Provided material START
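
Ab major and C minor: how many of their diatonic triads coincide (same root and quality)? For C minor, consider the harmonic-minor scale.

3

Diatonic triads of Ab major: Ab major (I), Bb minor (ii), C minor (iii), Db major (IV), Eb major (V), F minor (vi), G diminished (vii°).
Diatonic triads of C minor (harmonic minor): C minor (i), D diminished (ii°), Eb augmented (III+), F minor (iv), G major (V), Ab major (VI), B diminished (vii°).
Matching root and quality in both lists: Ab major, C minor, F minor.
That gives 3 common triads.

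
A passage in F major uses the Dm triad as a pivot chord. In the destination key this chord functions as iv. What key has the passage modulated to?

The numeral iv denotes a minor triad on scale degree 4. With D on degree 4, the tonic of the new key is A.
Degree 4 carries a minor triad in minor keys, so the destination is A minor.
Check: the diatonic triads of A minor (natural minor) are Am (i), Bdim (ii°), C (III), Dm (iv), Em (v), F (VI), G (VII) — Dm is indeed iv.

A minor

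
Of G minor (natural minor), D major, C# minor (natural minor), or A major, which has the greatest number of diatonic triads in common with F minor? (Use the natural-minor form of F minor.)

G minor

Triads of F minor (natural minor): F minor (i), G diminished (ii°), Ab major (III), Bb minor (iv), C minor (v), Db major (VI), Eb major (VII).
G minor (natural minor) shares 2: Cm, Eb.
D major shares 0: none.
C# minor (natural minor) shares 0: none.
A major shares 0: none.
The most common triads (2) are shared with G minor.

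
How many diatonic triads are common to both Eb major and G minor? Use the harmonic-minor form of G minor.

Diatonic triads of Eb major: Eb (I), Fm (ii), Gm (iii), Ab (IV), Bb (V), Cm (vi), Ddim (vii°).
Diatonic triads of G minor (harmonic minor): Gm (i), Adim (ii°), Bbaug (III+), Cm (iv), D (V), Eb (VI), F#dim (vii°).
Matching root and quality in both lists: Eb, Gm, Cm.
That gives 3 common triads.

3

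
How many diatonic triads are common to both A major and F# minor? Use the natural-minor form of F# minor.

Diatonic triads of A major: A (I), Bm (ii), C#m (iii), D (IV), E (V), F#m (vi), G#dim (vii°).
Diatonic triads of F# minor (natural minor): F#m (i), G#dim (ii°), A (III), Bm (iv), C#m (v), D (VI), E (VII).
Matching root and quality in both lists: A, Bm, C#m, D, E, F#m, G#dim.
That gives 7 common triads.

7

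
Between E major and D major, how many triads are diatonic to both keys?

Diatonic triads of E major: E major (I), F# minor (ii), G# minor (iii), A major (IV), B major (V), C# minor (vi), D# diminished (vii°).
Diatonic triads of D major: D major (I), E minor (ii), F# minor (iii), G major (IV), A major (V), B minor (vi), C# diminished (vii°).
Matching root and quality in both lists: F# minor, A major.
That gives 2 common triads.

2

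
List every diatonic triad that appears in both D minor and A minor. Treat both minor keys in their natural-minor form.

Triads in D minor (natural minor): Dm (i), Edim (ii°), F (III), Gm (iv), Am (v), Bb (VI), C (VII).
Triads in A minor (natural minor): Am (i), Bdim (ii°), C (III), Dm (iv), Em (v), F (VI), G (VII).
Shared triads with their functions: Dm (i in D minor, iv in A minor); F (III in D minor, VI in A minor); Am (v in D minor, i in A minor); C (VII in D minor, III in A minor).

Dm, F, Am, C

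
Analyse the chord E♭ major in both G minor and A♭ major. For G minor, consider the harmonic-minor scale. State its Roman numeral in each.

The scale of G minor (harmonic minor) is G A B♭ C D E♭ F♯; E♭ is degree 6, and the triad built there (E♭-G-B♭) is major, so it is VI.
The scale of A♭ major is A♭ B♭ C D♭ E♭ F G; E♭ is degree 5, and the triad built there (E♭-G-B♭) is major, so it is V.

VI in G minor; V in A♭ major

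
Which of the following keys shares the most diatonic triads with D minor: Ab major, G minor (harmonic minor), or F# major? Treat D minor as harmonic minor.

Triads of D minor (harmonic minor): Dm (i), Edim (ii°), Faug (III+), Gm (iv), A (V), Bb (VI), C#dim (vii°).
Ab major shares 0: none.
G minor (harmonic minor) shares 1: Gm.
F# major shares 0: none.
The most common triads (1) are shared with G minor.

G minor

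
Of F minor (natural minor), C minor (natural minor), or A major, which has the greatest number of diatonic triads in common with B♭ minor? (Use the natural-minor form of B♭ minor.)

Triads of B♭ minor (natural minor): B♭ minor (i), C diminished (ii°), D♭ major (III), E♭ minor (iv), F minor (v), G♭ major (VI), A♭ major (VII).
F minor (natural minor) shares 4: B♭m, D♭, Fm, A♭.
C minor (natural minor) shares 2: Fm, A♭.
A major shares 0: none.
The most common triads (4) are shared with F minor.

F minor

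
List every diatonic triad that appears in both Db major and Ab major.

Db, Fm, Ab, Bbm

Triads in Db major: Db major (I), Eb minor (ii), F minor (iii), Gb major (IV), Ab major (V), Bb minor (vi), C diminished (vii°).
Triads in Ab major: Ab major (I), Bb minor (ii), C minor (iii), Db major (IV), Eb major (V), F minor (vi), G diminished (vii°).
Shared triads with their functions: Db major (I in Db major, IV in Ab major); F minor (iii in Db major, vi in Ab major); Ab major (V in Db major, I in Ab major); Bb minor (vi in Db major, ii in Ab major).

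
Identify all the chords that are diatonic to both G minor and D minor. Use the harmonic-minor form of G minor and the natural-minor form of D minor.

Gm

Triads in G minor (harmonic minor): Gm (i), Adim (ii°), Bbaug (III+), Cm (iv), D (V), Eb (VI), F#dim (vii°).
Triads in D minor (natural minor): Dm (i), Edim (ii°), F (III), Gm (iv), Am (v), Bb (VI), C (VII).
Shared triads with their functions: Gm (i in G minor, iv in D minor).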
Provided material END
Exercise description:
Your response must contain all of the records, copied exactly.

Solved problem:
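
Ab major and C minor: how many of their diatonic triads coincide (same root and quality)? For C minor, consider the harmonic-minor scale.

3

Diatonic triads of Ab major: Ab major (I), Bb minor (ii), C minor (iii), Db major (IV), Eb major (V), F minor (vi), G diminished (vii°).
Diatonic triads of C minor (harmonic minor): C minor (i), D diminished (ii°), Eb augmented (III+), F minor (iv), G major (V), Ab major (VI), B diminished (vii°).
Matching root and quality in both lists: Ab major, C minor, F minor.
That gives 3 common triads.

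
A passage in F major uses the Dm triad as a pivot chord. In the destination key this chord functions as iv. What key has the passage modulated to?

The numeral iv denotes a minor triad on scale degree 4. With D on degree 4, the tonic of the new key is A.
Degree 4 carries a minor triad in minor keys, so the destination is A minor.
Check: the diatonic triads of A minor (natural minor) are Am (i), Bdim (ii°), C (III), Dm (iv), Em (v), F (VI), G (VII) — Dm is indeed iv.

A minor

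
Of G minor (natural minor), D major, C# minor (natural minor), or A major, which has the greatest number of diatonic triads in common with F minor? (Use the natural-minor form of F minor.)

G minor

Triads of F minor (natural minor): F minor (i), G diminished (ii°), Ab major (III), Bb minor (iv), C minor (v), Db major (VI), Eb major (VII).
G minor (natural minor) shares 2: Cm, Eb.
D major shares 0: none.
C# minor (natural minor) shares 0: none.
A major shares 0: none.
The most common triads (2) are shared with G minor.

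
How many diatonic triads are common to both Eb major and G minor? Use the harmonic-minor form of G minor.

Diatonic triads of Eb major: Eb (I), Fm (ii), Gm (iii), Ab (IV), Bb (V), Cm (vi), Ddim (vii°).
Diatonic triads of G minor (harmonic minor): Gm (i), Adim (ii°), Bbaug (III+), Cm (iv), D (V), Eb (VI), F#dim (vii°).
Matching root and quality in both lists: Eb, Gm, Cm.
That gives 3 common triads.

3

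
How many diatonic triads are common to both A major and F# minor? Use the natural-minor form of F# minor.

Diatonic triads of A major: A (I), Bm (ii), C#m (iii), D (IV), E (V), F#m (vi), G#dim (vii°).
Diatonic triads of F# minor (natural minor): F#m (i), G#dim (ii°), A (III), Bm (iv), C#m (v), D (VI), E (VII).
Matching root and quality in both lists: A, Bm, C#m, D, E, F#m, G#dim.
That gives 7 common triads.

7

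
Between E major and D major, how many triads are diatonic to both keys?

Diatonic triads of E major: E major (I), F# minor (ii), G# minor (iii), A major (IV), B major (V), C# minor (vi), D# diminished (vii°).
Diatonic triads of D major: D major (I), E minor (ii), F# minor (iii), G major (IV), A major (V), B minor (vi), C# diminished (vii°).
Matching root and quality in both lists: F# minor, A major.
That gives 2 common triads.

2

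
List every diatonic triad that appears in both D minor and A minor. Treat both minor keys in their natural-minor form.

Triads in D minor (natural minor): Dm (i), Edim (ii°), F (III), Gm (iv), Am (v), Bb (VI), C (VII).
Triads in A minor (natural minor): Am (i), Bdim (ii°), C (III), Dm (iv), Em (v), F (VI), G (VII).
Shared triads with their functions: Dm (i in D minor, iv in A minor); F (III in D minor, VI in A minor); Am (v in D minor, i in A minor); C (VII in D minor, III in A minor).

Dm, F, Am, C

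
Analyse the chord E♭ major in both G minor and A♭ major. For G minor, consider the harmonic-minor scale. State its Roman numeral in each.

The scale of G minor (harmonic minor) is G A B♭ C D E♭ F♯; E♭ is degree 6, and the triad built there (E♭-G-B♭) is major, so it is VI.
The scale of A♭ major is A♭ B♭ C D♭ E♭ F G; E♭ is degree 5, and the triad built there (E♭-G-B♭) is major, so it is V.

VI in G minor; V in A♭ major

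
Which of the following keys shares the most diatonic triads with D minor: Ab major, G minor (harmonic minor), or F# major? Treat D minor as harmonic minor.

Triads of D minor (harmonic minor): Dm (i), Edim (ii°), Faug (III+), Gm (iv), A (V), Bb (VI), C#dim (vii°).
Ab major shares 0: none.
G minor (harmonic minor) shares 1: Gm.
F# major shares 0: none.
The most common triads (1) are shared with G minor.

G minor

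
Of F minor (natural minor), C minor (natural minor), or A major, which has the greatest number of diatonic triads in common with B♭ minor? (Use the natural-minor form of B♭ minor.)

Triads of B♭ minor (natural minor): B♭ minor (i), C diminished (ii°), D♭ major (III), E♭ minor (iv), F minor (v), G♭ major (VI), A♭ major (VII).
F minor (natural minor) shares 4: B♭m, D♭, Fm, A♭.
C minor (natural minor) shares 2: Fm, A♭.
A major shares 0: none.
The most common triads (4) are shared with F minor.

F minor

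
List every diatonic triad that appears in both Db major and Ab major.

Db, Fm, Ab, Bbm

Triads in Db major: Db major (I), Eb minor (ii), F minor (iii), Gb major (IV), Ab major (V), Bb minor (vi), C diminished (vii°).
Triads in Ab major: Ab major (I), Bb minor (ii), C minor (iii), Db major (IV), Eb major (V), F minor (vi), G diminished (vii°).
Shared triads with their functions: Db major (I in Db major, IV in Ab major); F minor (iii in Db major, vi in Ab major); Ab major (V in Db major, I in Ab major); Bb minor (vi in Db major, ii in Ab major).

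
Identify all the chords that are diatonic to both G minor and D minor. Use the harmonic-minor form of G minor and the natural-minor form of D minor.

Gm

Triads in G minor (harmonic minor): Gm (i), Adim (ii°), Bbaug (III+), Cm (iv), D (V), Eb (VI), F#dim (vii°).
Triads in D minor (natural minor): Dm (i), Edim (ii°), F (III), Gm (iv), Am (v), Bb (VI), C (VII).
Shared triads with their functions: Gm (i in G minor, iv in D minor).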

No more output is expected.